**DATA FOR THIS TASK:**
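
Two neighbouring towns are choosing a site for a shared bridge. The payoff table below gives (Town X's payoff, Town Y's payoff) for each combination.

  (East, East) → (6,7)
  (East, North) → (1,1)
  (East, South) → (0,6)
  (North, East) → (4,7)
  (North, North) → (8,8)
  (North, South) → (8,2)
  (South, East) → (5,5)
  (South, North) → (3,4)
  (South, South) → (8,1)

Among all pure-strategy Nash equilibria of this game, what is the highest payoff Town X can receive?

8

Both East is a pure NE (Town X: 6 ≥ 5; Town Y: 7 ≥ 6). Town X gets 6.
Both North is a pure NE (Town X: 8 ≥ 3; Town Y: 8 ≥ 7). Town X gets 8.
Every other cell has a profitable deviation for at least one player. Highest of {6, 8} is 8.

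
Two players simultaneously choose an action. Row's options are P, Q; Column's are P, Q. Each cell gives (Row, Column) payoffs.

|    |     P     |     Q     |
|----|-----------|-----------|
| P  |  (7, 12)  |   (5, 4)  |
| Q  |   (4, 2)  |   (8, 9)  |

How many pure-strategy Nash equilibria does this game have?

2

Both P: Row gets 7 (best alternative 4); Column gets 12 (best alternative 4). Neither deviates — NE.
Both Q: Row gets 8 (best alternative 5); Column gets 9 (best alternative 2). Neither deviates — NE.
(Q, P) is not a NE: Row would switch to P (7 > 4).
No other cell survives both best-response checks, so there are 2 pure NE.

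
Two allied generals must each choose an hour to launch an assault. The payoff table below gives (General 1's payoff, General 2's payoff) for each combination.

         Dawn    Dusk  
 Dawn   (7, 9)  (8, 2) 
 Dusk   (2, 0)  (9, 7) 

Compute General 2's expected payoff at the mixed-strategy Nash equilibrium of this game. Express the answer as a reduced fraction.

General 1 mixes with probability p on Dawn, chosen so General 2 is indifferent: 9p + 0(1−p) = 2p + 7(1−p) gives p = 1/2.
General 2's expected payoff is 9·1/2 + 0·1/2 = 9/2.

9/2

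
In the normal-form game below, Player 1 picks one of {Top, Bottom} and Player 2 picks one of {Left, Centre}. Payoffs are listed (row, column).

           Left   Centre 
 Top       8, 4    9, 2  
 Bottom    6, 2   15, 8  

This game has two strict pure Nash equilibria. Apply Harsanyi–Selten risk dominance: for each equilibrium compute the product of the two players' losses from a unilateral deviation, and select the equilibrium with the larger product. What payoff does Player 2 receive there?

8

At (Top, Left): Player 1 loses 8 − 6 = 2 by deviating; Player 2 loses 4 − 2 = 2. Product = 2·2 = 4.
At (Bottom, Centre): Player 1 loses 15 − 9 = 6 by deviating; Player 2 loses 8 − 2 = 6. Product = 6·6 = 36.
36 > 4, so (Bottom, Centre) is risk-dominant. Player 2's payoff there is 8.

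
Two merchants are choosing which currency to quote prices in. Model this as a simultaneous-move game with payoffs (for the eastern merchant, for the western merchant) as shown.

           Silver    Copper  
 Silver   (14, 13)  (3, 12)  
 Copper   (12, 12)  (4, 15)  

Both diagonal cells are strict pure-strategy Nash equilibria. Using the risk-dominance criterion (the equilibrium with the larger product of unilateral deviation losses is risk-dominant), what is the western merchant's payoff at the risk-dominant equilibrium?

At both Silver: the eastern merchant loses 14 − 12 = 2 by deviating; the western merchant loses 13 − 12 = 1. Product = 2·1 = 2.
At both Copper: the eastern merchant loses 4 − 3 = 1 by deviating; the western merchant loses 15 − 12 = 3. Product = 1·3 = 3.
3 > 2, so both Copper is risk-dominant. The western merchant's payoff there is 15.

15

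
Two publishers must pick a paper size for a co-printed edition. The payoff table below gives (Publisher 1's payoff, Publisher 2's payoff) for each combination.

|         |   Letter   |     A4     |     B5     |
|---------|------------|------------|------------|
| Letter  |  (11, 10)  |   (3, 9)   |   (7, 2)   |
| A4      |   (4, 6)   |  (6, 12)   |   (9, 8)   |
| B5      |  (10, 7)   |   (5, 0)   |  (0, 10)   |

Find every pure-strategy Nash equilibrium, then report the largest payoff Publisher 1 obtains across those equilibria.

Both Letter is a pure NE (Publisher 1: 11 ≥ 10; Publisher 2: 10 ≥ 9). Publisher 1 gets 11.
Both A4 is a pure NE (Publisher 1: 6 ≥ 5; Publisher 2: 12 ≥ 8). Publisher 1 gets 6.
Every other cell has a profitable deviation for at least one player. Highest of {11, 6} is 11.

11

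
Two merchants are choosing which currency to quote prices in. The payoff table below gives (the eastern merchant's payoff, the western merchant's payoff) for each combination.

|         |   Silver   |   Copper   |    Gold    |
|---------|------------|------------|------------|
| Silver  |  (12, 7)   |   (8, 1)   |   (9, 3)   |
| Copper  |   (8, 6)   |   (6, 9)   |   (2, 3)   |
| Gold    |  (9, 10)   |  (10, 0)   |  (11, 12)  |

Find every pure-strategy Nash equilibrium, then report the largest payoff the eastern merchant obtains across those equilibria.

Both Silver is a pure NE (the eastern merchant: 12 ≥ 9; the western merchant: 7 ≥ 3). The eastern merchant gets 12.
Both Gold is a pure NE (the eastern merchant: 11 ≥ 9; the western merchant: 12 ≥ 10). The eastern merchant gets 11.
Every other cell has a profitable deviation for at least one player. Highest of {12, 11} is 12.

12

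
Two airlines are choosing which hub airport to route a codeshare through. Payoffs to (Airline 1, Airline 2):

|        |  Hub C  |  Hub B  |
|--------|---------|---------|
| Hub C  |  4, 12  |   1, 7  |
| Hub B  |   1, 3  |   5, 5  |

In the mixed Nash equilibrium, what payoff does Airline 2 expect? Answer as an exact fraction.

39/7

Airline 1 mixes with probability p on Hub C, chosen so Airline 2 is indifferent: 12p + 3(1−p) = 7p + 5(1−p) gives p = 2/7.
Airline 2's expected payoff is 12·2/7 + 3·5/7 = 39/7.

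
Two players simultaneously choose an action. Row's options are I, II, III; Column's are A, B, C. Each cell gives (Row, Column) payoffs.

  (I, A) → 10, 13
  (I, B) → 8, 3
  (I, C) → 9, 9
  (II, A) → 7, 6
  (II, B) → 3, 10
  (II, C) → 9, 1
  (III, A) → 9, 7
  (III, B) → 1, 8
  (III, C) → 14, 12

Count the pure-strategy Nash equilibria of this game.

2

(I, A): Row gets 10 (best alternative 9); Column gets 13 (best alternative 9). Neither deviates — NE.
(III, C): Row gets 14 (best alternative 9); Column gets 12 (best alternative 8). Neither deviates — NE.
(II, B) is not a NE: Row would switch to I (8 > 3).
No other cell survives both best-response checks, so there are 2 pure NE.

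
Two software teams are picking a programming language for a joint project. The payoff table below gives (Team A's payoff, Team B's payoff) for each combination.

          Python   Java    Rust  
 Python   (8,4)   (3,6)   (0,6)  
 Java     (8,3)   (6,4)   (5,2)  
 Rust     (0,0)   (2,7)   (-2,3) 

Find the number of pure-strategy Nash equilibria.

Both Java: Team A gets 6 (best alternative 3); Team B gets 4 (best alternative 3). Neither deviates — NE.
Both Rust is not a NE: Team A would switch to Java (5 > -2).
No other cell survives both best-response checks, so there is 1 pure NE.

1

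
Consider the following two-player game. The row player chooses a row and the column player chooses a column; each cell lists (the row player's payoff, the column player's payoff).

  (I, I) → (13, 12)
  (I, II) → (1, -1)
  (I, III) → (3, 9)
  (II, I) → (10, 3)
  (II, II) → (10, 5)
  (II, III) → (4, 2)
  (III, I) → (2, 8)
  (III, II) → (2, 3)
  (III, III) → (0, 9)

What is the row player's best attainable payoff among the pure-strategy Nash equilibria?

Both I is a pure NE (the row player: 13 ≥ 10; the column player: 12 ≥ 9). The row player gets 13.
Both II is a pure NE (the row player: 10 ≥ 2; the column player: 5 ≥ 3). The row player gets 10.
Every other cell has a profitable deviation for at least one player. Highest of {13, 10} is 13.

13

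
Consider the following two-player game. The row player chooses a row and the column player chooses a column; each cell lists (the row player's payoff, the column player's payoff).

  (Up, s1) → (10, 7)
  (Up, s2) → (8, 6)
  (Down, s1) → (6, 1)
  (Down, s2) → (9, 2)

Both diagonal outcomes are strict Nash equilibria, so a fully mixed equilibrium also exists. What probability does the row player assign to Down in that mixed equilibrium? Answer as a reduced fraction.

The row player's mix p on Up must make the column player indifferent between s1 and s2.
The column player's payoff from s1: 7p + 1(1−p). From s2: 6p + 2(1−p).
Set equal: 1p = 1(1−p) → p = 1/2.
Probability on Down is 1 − 1/2 = 1/2.

1/2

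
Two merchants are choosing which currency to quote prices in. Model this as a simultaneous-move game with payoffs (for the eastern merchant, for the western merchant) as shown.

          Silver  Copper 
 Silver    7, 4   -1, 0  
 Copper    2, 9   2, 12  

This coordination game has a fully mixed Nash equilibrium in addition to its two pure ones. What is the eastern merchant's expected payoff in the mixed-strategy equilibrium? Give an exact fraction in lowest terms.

2

The western merchant mixes with probability q on Silver, chosen so the eastern merchant is indifferent: 7q + (-1)(1−q) = 2q + 2(1−q) gives q = 3/8.
The eastern merchant's expected payoff (from either row, since indifferent) is 7·3/8 + (-1)·5/8 = 2.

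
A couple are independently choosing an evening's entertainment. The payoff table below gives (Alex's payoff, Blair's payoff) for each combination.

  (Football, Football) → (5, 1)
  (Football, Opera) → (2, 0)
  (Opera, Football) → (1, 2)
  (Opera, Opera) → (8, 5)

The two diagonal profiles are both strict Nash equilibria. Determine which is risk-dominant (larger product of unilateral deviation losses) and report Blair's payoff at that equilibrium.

5

At both Football: Alex loses 5 − 1 = 4 by deviating; Blair loses 1 − 0 = 1. Product = 4·1 = 4.
At both Opera: Alex loses 8 − 2 = 6 by deviating; Blair loses 5 − 2 = 3. Product = 6·3 = 18.
18 > 4, so both Opera is risk-dominant. Blair's payoff there is 5.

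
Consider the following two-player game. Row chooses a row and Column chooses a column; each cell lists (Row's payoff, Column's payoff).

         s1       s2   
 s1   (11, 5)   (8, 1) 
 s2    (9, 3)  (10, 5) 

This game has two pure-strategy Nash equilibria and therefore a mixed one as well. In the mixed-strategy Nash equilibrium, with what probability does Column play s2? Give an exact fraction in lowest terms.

Column's mix q on s1 must make Row indifferent between s1 and s2.
Row's payoff from s1: 11q + 8(1−q). From s2: 9q + 10(1−q).
Set equal: 2q = 2(1−q) → q = 2/4 = 1/2.
Probability on s2 is 1 − 1/2 = 1/2.

1/2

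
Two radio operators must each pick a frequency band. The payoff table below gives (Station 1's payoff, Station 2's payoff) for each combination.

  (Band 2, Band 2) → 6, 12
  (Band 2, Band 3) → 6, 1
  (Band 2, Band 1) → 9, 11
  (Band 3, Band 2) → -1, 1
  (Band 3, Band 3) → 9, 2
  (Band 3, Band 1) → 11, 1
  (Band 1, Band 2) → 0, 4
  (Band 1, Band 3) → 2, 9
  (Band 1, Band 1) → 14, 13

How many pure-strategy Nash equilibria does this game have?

3

Both Band 2: Station 1 gets 6 (best alternative 0); Station 2 gets 12 (best alternative 11). Neither deviates — NE.
Both Band 3: Station 1 gets 9 (best alternative 6); Station 2 gets 2 (best alternative 1). Neither deviates — NE.
Both Band 1: Station 1 gets 14 (best alternative 11); Station 2 gets 13 (best alternative 9). Neither deviates — NE.
(Band 1, Band 2) is not a NE: Station 1 would switch to Band 2 (6 > 0).
No other cell survives both best-response checks, so there are 3 pure NE.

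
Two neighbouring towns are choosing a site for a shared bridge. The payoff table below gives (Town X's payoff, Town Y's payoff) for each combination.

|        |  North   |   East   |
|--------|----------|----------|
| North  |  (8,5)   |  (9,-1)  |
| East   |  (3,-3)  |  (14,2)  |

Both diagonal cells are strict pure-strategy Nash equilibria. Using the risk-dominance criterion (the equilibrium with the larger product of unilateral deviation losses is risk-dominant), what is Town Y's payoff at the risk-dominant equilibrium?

5

At both North: Town X loses 8 − 3 = 5 by deviating; Town Y loses 5 − (-1) = 6. Product = 5·6 = 30.
At both East: Town X loses 14 − 9 = 5 by deviating; Town Y loses 2 − (-3) = 5. Product = 5·5 = 25.
30 > 25, so both North is risk-dominant. Town Y's payoff there is 5.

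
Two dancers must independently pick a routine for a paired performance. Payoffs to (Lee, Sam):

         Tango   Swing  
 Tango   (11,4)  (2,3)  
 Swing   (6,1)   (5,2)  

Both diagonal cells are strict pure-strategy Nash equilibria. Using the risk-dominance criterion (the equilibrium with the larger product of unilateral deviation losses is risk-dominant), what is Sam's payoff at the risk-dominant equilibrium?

4

At both Tango: Lee loses 11 − 6 = 5 by deviating; Sam loses 4 − 3 = 1. Product = 5·1 = 5.
At both Swing: Lee loses 5 − 2 = 3 by deviating; Sam loses 2 − 1 = 1. Product = 3·1 = 3.
5 > 3, so both Tango is risk-dominant. Sam's payoff there is 4.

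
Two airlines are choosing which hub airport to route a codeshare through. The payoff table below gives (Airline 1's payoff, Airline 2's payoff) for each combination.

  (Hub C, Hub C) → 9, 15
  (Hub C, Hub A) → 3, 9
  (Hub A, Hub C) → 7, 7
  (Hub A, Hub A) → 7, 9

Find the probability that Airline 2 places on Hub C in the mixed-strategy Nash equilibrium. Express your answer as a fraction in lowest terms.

Airline 2's mix q on Hub C must make Airline 1 indifferent between Hub C and Hub A.
Airline 1's payoff from Hub C: 9q + 3(1−q). From Hub A: 7q + 7(1−q).
Set equal: 2q = 4(1−q) → q = 4/6 = 2/3.

2/3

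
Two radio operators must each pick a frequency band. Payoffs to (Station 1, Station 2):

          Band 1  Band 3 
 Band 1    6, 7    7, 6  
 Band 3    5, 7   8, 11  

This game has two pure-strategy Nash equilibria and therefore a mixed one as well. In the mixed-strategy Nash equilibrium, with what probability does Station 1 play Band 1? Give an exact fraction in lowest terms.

4/5

Station 1's mix p on Band 1 must make Station 2 indifferent between Band 1 and Band 3.
Station 2's payoff from Band 1: 7p + 7(1−p). From Band 3: 6p + 11(1−p).
Set equal: 1p = 4(1−p) → p = 4/5.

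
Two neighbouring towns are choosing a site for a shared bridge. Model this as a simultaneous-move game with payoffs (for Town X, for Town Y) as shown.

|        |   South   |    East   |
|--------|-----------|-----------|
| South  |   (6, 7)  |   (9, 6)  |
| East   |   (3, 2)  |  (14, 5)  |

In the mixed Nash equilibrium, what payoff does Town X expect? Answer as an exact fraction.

Town Y mixes with probability q on South, chosen so Town X is indifferent: 6q + 9(1−q) = 3q + 14(1−q) gives q = 5/8.
Town X's expected payoff (from either row, since indifferent) is 6·5/8 + 9·3/8 = 57/8.

57/8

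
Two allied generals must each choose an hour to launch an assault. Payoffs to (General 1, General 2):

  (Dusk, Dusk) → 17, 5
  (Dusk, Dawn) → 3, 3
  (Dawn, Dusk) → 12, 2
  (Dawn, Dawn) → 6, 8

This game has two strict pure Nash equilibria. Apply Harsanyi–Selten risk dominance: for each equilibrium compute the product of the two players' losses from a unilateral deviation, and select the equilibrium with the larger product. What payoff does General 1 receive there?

6

At both Dusk: General 1 loses 17 − 12 = 5 by deviating; General 2 loses 5 − 3 = 2. Product = 5·2 = 10.
At both Dawn: General 1 loses 6 − 3 = 3 by deviating; General 2 loses 8 − 2 = 6. Product = 3·6 = 18.
18 > 10, so both Dawn is risk-dominant. General 1's payoff there is 6.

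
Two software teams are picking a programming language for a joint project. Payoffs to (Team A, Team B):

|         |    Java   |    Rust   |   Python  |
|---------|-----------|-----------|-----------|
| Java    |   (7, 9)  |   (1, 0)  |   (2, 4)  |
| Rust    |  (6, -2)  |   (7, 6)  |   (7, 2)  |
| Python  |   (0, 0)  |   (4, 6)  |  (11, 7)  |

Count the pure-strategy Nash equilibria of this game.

3

Both Java: Team A gets 7 (best alternative 6); Team B gets 9 (best alternative 4). Neither deviates — NE.
Both Rust: Team A gets 7 (best alternative 4); Team B gets 6 (best alternative 2). Neither deviates — NE.
Both Python: Team A gets 11 (best alternative 7); Team B gets 7 (best alternative 6). Neither deviates — NE.
(Rust, Python) is not a NE: Team A would switch to Python (11 > 7).
No other cell survives both best-response checks, so there are 3 pure NE.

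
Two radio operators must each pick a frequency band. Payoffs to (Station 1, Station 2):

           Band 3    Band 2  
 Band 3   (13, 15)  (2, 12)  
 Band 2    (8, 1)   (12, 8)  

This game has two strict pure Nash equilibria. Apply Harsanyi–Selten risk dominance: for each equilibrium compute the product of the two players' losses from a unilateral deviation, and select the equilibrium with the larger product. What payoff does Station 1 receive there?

At both Band 3: Station 1 loses 13 − 8 = 5 by deviating; Station 2 loses 15 − 12 = 3. Product = 5·3 = 15.
At both Band 2: Station 1 loses 12 − 2 = 10 by deviating; Station 2 loses 8 − 1 = 7. Product = 10·7 = 70.
70 > 15, so both Band 2 is risk-dominant. Station 1's payoff there is 12.

12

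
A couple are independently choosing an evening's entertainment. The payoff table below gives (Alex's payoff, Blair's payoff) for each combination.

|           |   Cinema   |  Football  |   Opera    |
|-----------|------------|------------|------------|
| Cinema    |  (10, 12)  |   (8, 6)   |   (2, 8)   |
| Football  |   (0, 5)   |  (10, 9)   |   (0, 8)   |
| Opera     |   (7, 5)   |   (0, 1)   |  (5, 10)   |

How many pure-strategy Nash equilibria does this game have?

3

Both Cinema: Alex gets 10 (best alternative 7); Blair gets 12 (best alternative 8). Neither deviates — NE.
Both Football: Alex gets 10 (best alternative 8); Blair gets 9 (best alternative 8). Neither deviates — NE.
Both Opera: Alex gets 5 (best alternative 2); Blair gets 10 (best alternative 5). Neither deviates — NE.
(Football, Opera) is not a NE: Alex would switch to Opera (5 > 0).
No other cell survives both best-response checks, so there are 3 pure NE.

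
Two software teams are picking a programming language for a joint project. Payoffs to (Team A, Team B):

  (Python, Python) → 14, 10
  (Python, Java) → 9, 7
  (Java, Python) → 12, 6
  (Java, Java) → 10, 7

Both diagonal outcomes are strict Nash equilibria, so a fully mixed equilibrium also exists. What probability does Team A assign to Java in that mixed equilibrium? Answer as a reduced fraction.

Team A's mix p on Python must make Team B indifferent between Python and Java.
Team B's payoff from Python: 10p + 6(1−p). From Java: 7p + 7(1−p).
Set equal: 3p = 1(1−p) → p = 1/4.
Probability on Java is 1 − 1/4 = 3/4.

3/4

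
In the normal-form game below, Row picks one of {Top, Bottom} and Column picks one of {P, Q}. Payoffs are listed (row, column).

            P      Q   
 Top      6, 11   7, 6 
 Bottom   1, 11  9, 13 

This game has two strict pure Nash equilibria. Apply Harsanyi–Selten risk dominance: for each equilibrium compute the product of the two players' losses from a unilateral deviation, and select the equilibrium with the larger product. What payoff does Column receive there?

11

At (Top, P): Row loses 6 − 1 = 5 by deviating; Column loses 11 − 6 = 5. Product = 5·5 = 25.
At (Bottom, Q): Row loses 9 − 7 = 2 by deviating; Column loses 13 − 11 = 2. Product = 2·2 = 4.
25 > 4, so (Top, P) is risk-dominant. Column's payoff there is 11.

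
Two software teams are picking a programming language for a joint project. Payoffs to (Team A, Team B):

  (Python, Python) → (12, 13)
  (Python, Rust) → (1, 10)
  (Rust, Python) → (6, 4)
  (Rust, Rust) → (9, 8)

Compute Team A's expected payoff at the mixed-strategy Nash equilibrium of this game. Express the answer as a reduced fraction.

Team B mixes with probability q on Python, chosen so Team A is indifferent: 12q + 1(1−q) = 6q + 9(1−q) gives q = 4/7.
Team A's expected payoff (from either row, since indifferent) is 12·4/7 + 1·3/7 = 51/7.

51/7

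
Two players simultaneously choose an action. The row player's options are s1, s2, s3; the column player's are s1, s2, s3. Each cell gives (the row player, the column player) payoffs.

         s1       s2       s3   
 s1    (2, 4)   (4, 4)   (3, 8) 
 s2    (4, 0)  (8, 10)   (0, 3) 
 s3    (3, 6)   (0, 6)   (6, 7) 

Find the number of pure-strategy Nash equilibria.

2

Both s2: the row player gets 8 (best alternative 4); the column player gets 10 (best alternative 3). Neither deviates — NE.
Both s3: the row player gets 6 (best alternative 3); the column player gets 7 (best alternative 6). Neither deviates — NE.
Both s1 is not a NE: the row player would switch to s2 (4 > 2).
No other cell survives both best-response checks, so there are 2 pure NE.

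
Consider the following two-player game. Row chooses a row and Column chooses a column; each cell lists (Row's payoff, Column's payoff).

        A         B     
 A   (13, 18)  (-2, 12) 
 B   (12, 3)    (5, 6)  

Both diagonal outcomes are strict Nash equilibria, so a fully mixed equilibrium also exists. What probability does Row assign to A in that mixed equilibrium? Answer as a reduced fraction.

1/3

Row's mix p on A must make Column indifferent between A and B.
Column's payoff from A: 18p + 3(1−p). From B: 12p + 6(1−p).
Set equal: 6p = 3(1−p) → p = 3/9 = 1/3.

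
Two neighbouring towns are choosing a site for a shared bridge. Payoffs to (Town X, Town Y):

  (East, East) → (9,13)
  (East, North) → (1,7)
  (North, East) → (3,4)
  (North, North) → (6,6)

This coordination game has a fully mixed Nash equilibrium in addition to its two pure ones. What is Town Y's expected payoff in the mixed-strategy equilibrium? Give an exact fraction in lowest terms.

25/4

Town X mixes with probability p on East, chosen so Town Y is indifferent: 13p + 4(1−p) = 7p + 6(1−p) gives p = 1/4.
Town Y's expected payoff is 13·1/4 + 4·3/4 = 25/4.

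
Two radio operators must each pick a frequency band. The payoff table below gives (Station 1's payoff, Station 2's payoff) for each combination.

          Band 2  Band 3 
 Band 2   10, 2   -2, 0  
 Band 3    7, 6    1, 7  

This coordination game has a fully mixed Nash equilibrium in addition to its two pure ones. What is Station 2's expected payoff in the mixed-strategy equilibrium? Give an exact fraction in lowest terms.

14/3

Station 1 mixes with probability p on Band 2, chosen so Station 2 is indifferent: 2p + 6(1−p) = 0p + 7(1−p) gives p = 1/3.
Station 2's expected payoff is 2·1/3 + 6·2/3 = 14/3.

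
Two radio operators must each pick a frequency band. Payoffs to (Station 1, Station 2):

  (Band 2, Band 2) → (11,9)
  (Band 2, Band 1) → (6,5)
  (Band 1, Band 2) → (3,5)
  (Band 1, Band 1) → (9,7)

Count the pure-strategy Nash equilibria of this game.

2

Both Band 2: Station 1 gets 11 (best alternative 3); Station 2 gets 9 (best alternative 5). Neither deviates — NE.
Both Band 1: Station 1 gets 9 (best alternative 6); Station 2 gets 7 (best alternative 5). Neither deviates — NE.
(Band 2, Band 1) is not a NE: Station 1 would switch to Band 1 (9 > 6).
No other cell survives both best-response checks, so there are 2 pure NE.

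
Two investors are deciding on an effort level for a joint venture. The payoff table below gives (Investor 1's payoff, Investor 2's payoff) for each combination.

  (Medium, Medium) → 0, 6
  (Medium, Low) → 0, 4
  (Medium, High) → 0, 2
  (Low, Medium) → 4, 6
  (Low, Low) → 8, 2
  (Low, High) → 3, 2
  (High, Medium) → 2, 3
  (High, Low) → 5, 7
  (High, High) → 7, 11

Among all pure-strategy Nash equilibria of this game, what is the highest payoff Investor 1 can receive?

7

(Low, Medium) is a pure NE (Investor 1: 4 ≥ 2; Investor 2: 6 ≥ 2). Investor 1 gets 4.
Both High is a pure NE (Investor 1: 7 ≥ 3; Investor 2: 11 ≥ 7). Investor 1 gets 7.
Every other cell has a profitable deviation for at least one player. Highest of {4, 7} is 7.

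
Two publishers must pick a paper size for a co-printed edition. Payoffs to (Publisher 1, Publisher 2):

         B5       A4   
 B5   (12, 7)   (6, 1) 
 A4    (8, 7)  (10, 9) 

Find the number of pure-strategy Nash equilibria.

Both B5: Publisher 1 gets 12 (best alternative 8); Publisher 2 gets 7 (best alternative 1). Neither deviates — NE.
Both A4: Publisher 1 gets 10 (best alternative 6); Publisher 2 gets 9 (best alternative 7). Neither deviates — NE.
(A4, B5) is not a NE: Publisher 1 would switch to B5 (12 > 8).
No other cell survives both best-response checks, so there are 2 pure NE.

2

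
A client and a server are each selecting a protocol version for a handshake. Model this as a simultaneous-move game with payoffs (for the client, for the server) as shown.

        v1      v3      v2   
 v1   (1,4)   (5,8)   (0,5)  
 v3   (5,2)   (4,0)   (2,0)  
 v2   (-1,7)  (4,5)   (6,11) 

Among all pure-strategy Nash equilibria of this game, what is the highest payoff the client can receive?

6

(v1, v3) is a pure NE (the client: 5 ≥ 4; the server: 8 ≥ 5). The client gets 5.
(v3, v1) is a pure NE (the client: 5 ≥ 1; the server: 2 ≥ 0). The client gets 5.
Both v2 is a pure NE (the client: 6 ≥ 2; the server: 11 ≥ 7). The client gets 6.
Every other cell has a profitable deviation for at least one player. Highest of {5, 5, 6} is 6.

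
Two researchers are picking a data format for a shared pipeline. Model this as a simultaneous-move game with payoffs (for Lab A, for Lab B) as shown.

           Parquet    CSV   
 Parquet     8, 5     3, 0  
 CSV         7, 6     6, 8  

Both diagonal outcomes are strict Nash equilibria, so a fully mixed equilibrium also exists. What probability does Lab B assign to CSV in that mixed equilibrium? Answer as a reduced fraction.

1/4

Lab B's mix q on Parquet must make Lab A indifferent between Parquet and CSV.
Lab A's payoff from Parquet: 8q + 3(1−q). From CSV: 7q + 6(1−q).
Set equal: 1q = 3(1−q) → q = 3/4.
Probability on CSV is 1 − 3/4 = 1/4.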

**WORK ITEM:** In the entries above, identify every line with the word "launch". Copy those lines.

**ANSWER TO THE PROBLEM:**
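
Two allied generals must each choose an hour to launch an assault. The payoff table below gives (General 1's payoff, General 2's payoff) for each combination.
Two allied generals must each choose an hour to launch an assault. Payoffs to (General 1, General 2):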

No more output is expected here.